**WHAT TO WORK ON:** Exactly the lines from the line containing "3:[0], 4:[0, 1]." through the last line of the entries below should appear in the answer, reproduced verbatim.

___ SOURCE MATERIAL

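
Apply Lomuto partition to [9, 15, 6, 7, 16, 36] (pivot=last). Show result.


Elements <= 36 go left of pivot.
Result: [9, 15, 6, 7, 16, 36], pivot at index 5


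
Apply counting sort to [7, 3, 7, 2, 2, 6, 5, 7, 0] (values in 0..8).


Count array: [1, 0, 2, 1, 0, 1, 1, 3, 0]
Reconstruct: [0, 2, 2, 3, 5, 6, 7, 7, 7]


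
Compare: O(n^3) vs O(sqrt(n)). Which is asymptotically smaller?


sublinear grows slower than cubic
O(sqrt(n)) is asymptotically smaller; O(n^3) grows faster


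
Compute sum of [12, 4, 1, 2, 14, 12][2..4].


Prefix sums: [0, 12, 16, 17, 19, 33, 45]
Sum[2..4] = prefix[5] - prefix[2] = 33 - 16 = 17


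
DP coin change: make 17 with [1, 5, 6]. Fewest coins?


dp[0]=0; dp[i]=1+min(dp[i-c] for c in coins)
...dp[12]=2, dp[13]=3, dp[14]=4, dp[15]=3, dp[16]=3, dp[17]=3
Minimum coins for 17 = 3


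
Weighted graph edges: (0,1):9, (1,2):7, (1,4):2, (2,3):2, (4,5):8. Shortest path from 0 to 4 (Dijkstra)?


Dijkstra from 0:
Distances: {0: 0, 1: 9, 2: 16, 3: 18, 4: 11, 5: 19}
Shortest distance to 4 = 11, path = [0, 1, 4]


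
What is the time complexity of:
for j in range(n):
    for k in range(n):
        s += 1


Per nesting level: O(n) * O(n) = O(n^2)
Complexity: O(n^2)


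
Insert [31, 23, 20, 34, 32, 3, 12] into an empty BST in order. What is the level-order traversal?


Root = 31; build tree by BST insertion.
Level-Order traversal: [31, 23, 34, 20, 32, 3, 12]


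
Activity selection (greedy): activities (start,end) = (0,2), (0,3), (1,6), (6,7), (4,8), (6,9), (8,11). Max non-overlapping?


Greedy: pick earliest-ending, then skip overlaps.
Selected (3 activities): [(0, 2), (6, 7), (8, 11)]


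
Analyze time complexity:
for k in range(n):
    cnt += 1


Per nesting level: O(n) = O(n)
Complexity: O(n)


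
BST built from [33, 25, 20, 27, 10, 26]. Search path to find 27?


BST root = 33
Search for 27: compare at each node
Path: [33, 25, 27]


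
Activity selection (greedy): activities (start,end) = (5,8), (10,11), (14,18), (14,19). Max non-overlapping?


Greedy: pick earliest-ending, then skip overlaps.
Selected (3 activities): [(5, 8), (10, 11), (14, 18)]


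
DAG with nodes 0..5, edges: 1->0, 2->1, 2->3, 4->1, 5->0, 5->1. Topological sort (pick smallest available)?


Kahn's algorithm, process smallest node first
Order: [2, 3, 4, 5, 1, 0]


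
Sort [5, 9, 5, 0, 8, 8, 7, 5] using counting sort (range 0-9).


Count array: [1, 0, 0, 0, 0, 3, 0, 1, 2, 1]
Reconstruct: [0, 5, 5, 5, 7, 8, 8, 9]


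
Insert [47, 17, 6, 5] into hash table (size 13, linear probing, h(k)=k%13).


Insertions: 47->slot 8; 17->slot 4; 6->slot 6; 5->slot 5
Table: [None, None, None, None, 17, 5, 6, None, 47, None, None, None, None]


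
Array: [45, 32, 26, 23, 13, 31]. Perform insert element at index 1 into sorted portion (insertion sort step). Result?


After one pass: [32, 45, 26, 23, 13, 31]


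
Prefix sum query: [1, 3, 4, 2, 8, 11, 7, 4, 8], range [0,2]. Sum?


Prefix sums: [0, 1, 4, 8, 10, 18, 29, 36, 40, 48]
Sum[0..2] = prefix[3] - prefix[0] = 8 - 0 = 8


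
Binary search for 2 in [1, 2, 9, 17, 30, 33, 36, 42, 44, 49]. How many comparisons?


Search for 2:
[0,9] mid=4 arr[4]=30
[0,3] mid=1 arr[1]=2
Total: 2 comparisons


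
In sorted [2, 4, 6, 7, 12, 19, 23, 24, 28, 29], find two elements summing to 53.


Two pointers: lo=0, hi=9
Found pair: (24, 29) summing to 53


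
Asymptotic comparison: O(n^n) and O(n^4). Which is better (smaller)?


quartic grows slower than n^n
O(n^4) is asymptotically smaller; O(n^n) grows faster


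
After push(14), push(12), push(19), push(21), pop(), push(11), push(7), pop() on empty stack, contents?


push(14) -> [14]
push(12) -> [14, 12]
push(19) -> [14, 12, 19]
push(21) -> [14, 12, 19, 21]
pop() returns 21 -> [14, 12, 19]
push(11) -> [14, 12, 19, 11]
push(7) -> [14, 12, 19, 11, 7]
pop() returns 7 -> [14, 12, 19, 11]
Final stack (bottom to top): [14, 12, 19, 11]


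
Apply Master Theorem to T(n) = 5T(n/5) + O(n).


a=5, b=5, c=1. log_5(5)=1 = c=1. Case 2: O(n^c log n) = O(n log n)
Complexity: O(n log n)


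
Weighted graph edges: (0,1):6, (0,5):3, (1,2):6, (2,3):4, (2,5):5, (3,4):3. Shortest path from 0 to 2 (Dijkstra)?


Dijkstra from 0:
Distances: {0: 0, 1: 6, 2: 8, 3: 12, 4: 15, 5: 3}
Shortest distance to 2 = 8, path = [0, 5, 2]


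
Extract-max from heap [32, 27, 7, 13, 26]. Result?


Max = 32
Replace root with last, heapify down
Resulting heap: [27, 26, 7, 13]


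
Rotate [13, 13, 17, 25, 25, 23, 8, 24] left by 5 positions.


Left rotate by 5: [23, 8, 24, 13, 13, 17, 25, 25]


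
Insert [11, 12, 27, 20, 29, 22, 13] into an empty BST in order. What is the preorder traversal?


Root = 11; build tree by BST insertion.
Preorder traversal: [11, 12, 27, 20, 13, 22, 29]


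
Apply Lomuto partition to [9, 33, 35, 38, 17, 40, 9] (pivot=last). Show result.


Elements <= 9 go left of pivot.
Result: [9, 9, 35, 38, 17, 40, 33], pivot at index 1


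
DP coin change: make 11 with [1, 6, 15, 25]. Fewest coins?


dp[0]=0; dp[i]=1+min(dp[i-c] for c in coins)
...dp[6]=1, dp[7]=2, dp[8]=3, dp[9]=4, dp[10]=5, dp[11]=6
Minimum coins for 11 = 6


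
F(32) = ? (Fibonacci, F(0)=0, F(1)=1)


F(n)=F(n-1)+F(n-2)
...F(30)=832040, F(31)=1346269, F(32)=2178309


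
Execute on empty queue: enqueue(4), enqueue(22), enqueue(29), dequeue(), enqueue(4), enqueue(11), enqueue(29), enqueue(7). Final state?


enqueue(4) -> [4]
enqueue(22) -> [4, 22]
enqueue(29) -> [4, 22, 29]
dequeue() returns 4 -> [22, 29]
enqueue(4) -> [22, 29, 4]
enqueue(11) -> [22, 29, 4, 11]
enqueue(29) -> [22, 29, 4, 11, 29]
enqueue(7) -> [22, 29, 4, 11, 29, 7]
Final queue (front to back): [22, 29, 4, 11, 29, 7]


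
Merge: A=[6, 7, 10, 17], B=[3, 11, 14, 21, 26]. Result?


Compare heads, take smaller each step.
Merged: [3, 6, 7, 10, 11, 14, 17, 21, 26]


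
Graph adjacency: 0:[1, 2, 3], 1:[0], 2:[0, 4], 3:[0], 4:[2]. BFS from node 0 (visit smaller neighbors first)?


BFS queue: start with [0]
Visit order: [0, 1, 2, 3, 4]


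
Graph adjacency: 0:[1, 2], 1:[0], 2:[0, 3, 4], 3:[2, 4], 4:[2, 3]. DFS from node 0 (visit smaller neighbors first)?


DFS stack-based: start with [0]
Visit order: [0, 1, 2, 3, 4]


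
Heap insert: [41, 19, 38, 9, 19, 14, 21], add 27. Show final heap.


Append 27: [41, 19, 38, 9, 19, 14, 21, 27]
Bubble up: swap idx 7(27) with idx 3(9); swap idx 3(27) with idx 1(19)
Result: [41, 27, 38, 19, 19, 14, 21, 9]


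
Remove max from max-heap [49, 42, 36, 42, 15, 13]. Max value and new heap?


Max = 49
Replace root with last, heapify down
Resulting heap: [42, 42, 36, 13, 15]


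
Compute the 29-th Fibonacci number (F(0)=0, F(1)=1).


F(n)=F(n-1)+F(n-2)
...F(27)=196418, F(28)=317811, F(29)=514229


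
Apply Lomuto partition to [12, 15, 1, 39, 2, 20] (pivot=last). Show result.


Elements <= 20 go left of pivot.
Result: [12, 15, 1, 2, 20, 39], pivot at index 4


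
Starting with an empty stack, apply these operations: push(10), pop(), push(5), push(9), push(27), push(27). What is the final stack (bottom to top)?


push(10) -> [10]
pop() returns 10 -> []
push(5) -> [5]
push(9) -> [5, 9]
push(27) -> [5, 9, 27]
push(27) -> [5, 9, 27, 27]
Final stack (bottom to top): [5, 9, 27, 27]


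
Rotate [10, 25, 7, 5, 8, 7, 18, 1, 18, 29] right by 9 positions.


Right rotate by 9: [25, 7, 5, 8, 7, 18, 1, 18, 29, 10]


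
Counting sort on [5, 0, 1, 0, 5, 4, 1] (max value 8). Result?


Count array: [2, 2, 0, 0, 1, 2, 0, 0, 0]
Reconstruct: [0, 0, 1, 1, 4, 5, 5]


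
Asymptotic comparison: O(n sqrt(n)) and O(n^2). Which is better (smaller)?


n^1.5 grows slower than quadratic
O(n sqrt(n)) is asymptotically smaller; O(n^2) grows faster


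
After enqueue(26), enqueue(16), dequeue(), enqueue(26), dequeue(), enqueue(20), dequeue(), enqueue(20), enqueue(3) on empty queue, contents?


enqueue(26) -> [26]
enqueue(16) -> [26, 16]
dequeue() returns 26 -> [16]
enqueue(26) -> [16, 26]
dequeue() returns 16 -> [26]
enqueue(20) -> [26, 20]
dequeue() returns 26 -> [20]
enqueue(20) -> [20, 20]
enqueue(3) -> [20, 20, 3]
Final queue (front to back): [20, 20, 3]


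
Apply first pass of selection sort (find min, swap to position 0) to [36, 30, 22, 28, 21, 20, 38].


After one pass: [20, 30, 22, 28, 21, 36, 38]


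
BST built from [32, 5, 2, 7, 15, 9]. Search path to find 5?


BST root = 32
Search for 5: compare at each node
Path: [32, 5]


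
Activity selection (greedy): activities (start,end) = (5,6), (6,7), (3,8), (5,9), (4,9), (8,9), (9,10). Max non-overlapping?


Greedy: pick earliest-ending, then skip overlaps.
Selected (4 activities): [(5, 6), (6, 7), (8, 9), (9, 10)]


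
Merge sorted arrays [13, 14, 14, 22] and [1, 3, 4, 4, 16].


Compare heads, take smaller each step.
Merged: [1, 3, 4, 4, 13, 14, 14, 16, 22]


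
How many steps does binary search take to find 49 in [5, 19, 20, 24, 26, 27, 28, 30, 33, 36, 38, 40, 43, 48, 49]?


Search for 49:
[0,14] mid=7 arr[7]=30
[8,14] mid=11 arr[11]=40
[12,14] mid=13 arr[13]=48
[14,14] mid=14 arr[14]=49
Total: 4 comparisons


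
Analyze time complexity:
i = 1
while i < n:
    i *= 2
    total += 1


Per nesting level: O(log n) = O(log n)
Complexity: O(log n)


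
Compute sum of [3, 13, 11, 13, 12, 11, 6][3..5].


Prefix sums: [0, 3, 16, 27, 40, 52, 63, 69]
Sum[3..5] = prefix[6] - prefix[3] = 63 - 27 = 36


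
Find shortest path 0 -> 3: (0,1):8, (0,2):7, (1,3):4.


Dijkstra from 0:
Distances: {0: 0, 1: 8, 2: 7, 3: 12}
Shortest distance to 3 = 12, path = [0, 1, 3]


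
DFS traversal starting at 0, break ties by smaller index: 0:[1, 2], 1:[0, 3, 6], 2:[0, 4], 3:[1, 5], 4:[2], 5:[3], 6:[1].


DFS stack-based: start with [0]
Visit order: [0, 1, 3, 5, 6, 2, 4]


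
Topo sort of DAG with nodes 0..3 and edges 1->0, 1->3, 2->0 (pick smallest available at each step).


Kahn's algorithm, process smallest node first
Order: [1, 2, 0, 3]


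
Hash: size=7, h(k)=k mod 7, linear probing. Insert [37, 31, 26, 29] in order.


Insertions: 37->slot 2; 31->slot 3; 26->slot 5; 29->slot 1
Table: [None, 29, 37, 31, None, 26, None]


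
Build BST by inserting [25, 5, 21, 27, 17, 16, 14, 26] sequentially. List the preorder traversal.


Root = 25; build tree by BST insertion.
Preorder traversal: [25, 5, 21, 17, 16, 14, 27, 26]


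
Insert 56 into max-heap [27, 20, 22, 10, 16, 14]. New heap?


Append 56: [27, 20, 22, 10, 16, 14, 56]
Bubble up: swap idx 6(56) with idx 2(22); swap idx 2(56) with idx 0(27)
Result: [56, 20, 27, 10, 16, 14, 22]


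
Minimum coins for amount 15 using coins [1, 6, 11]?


dp[0]=0; dp[i]=1+min(dp[i-c] for c in coins)
...dp[10]=5, dp[11]=1, dp[12]=2, dp[13]=3, dp[14]=4, dp[15]=5
Minimum coins for 15 = 5


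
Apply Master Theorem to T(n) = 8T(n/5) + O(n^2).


a=8, b=5, c=2. log_5(8)=1.292 < c=2. Case 3: O(n^c) = O(n^2)
Complexity: O(n^2)


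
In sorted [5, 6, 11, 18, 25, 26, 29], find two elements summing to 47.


Two pointers: lo=0, hi=6
Found pair: (18, 29) summing to 47


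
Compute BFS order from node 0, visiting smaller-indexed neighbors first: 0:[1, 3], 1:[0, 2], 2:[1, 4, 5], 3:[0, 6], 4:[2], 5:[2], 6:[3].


BFS queue: start with [0]
Visit order: [0, 1, 3, 2, 6, 4, 5]


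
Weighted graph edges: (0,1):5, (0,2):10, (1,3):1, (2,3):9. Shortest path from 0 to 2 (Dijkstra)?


Dijkstra from 0:
Distances: {0: 0, 1: 5, 2: 10, 3: 6}
Shortest distance to 2 = 10, path = [0, 2]


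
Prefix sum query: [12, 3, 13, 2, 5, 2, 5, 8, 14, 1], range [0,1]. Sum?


Prefix sums: [0, 12, 15, 28, 30, 35, 37, 42, 50, 64, 65]
Sum[0..1] = prefix[2] - prefix[0] = 15 - 0 = 15


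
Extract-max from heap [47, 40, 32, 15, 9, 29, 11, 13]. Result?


Max = 47
Replace root with last, heapify down
Resulting heap: [40, 15, 32, 13, 9, 29, 11]


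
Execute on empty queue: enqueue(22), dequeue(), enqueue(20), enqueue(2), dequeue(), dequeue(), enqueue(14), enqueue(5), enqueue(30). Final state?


enqueue(22) -> [22]
dequeue() returns 22 -> []
enqueue(20) -> [20]
enqueue(2) -> [20, 2]
dequeue() returns 20 -> [2]
dequeue() returns 2 -> []
enqueue(14) -> [14]
enqueue(5) -> [14, 5]
enqueue(30) -> [14, 5, 30]
Final queue (front to back): [14, 5, 30]


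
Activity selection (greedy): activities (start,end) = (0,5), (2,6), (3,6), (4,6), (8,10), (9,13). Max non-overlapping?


Greedy: pick earliest-ending, then skip overlaps.
Selected (2 activities): [(0, 5), (8, 10)]


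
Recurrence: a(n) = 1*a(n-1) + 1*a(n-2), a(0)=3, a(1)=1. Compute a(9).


Build bottom-up:
...a(7)=37, a(8)=60, a(9)=1*60+1*37=97


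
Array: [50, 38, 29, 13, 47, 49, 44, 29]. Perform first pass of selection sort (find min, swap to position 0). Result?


After one pass: [13, 38, 29, 50, 47, 49, 44, 29]


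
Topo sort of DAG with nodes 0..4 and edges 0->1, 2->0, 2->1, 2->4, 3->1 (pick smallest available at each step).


Kahn's algorithm, process smallest node first
Order: [2, 0, 3, 1, 4]


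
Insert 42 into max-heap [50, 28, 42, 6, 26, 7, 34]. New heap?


Append 42: [50, 28, 42, 6, 26, 7, 34, 42]
Bubble up: swap idx 7(42) with idx 3(6); swap idx 3(42) with idx 1(28)
Result: [50, 42, 42, 28, 26, 7, 34, 6]


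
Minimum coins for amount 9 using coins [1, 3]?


dp[0]=0; dp[i]=1+min(dp[i-c] for c in coins)
...dp[4]=2, dp[5]=3, dp[6]=2, dp[7]=3, dp[8]=4, dp[9]=3
Minimum coins for 9 = 3


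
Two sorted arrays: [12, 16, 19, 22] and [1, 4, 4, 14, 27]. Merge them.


Compare heads, take smaller each step.
Merged: [1, 4, 4, 12, 14, 16, 19, 22, 27]


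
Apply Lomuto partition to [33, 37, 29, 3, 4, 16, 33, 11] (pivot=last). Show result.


Elements <= 11 go left of pivot.
Result: [3, 4, 11, 33, 37, 16, 33, 29], pivot at index 2


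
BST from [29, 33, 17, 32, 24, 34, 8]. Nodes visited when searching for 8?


BST root = 29
Search for 8: compare at each node
Path: [29, 17, 8]


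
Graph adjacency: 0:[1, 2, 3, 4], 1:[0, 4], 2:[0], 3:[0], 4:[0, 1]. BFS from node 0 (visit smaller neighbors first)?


BFS queue: start with [0]
Visit order: [0, 1, 2, 3, 4]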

______

**TASK RESULT:**
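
Graph adjacency: 0:[1, 2, 3, 4], 1:[0, 4], 2:[0], 3:[0], 4:[0, 1]. BFS from node 0 (visit smaller neighbors first)?


BFS queue: start with [0]
Visit order: [0, 1, 2, 3, 4]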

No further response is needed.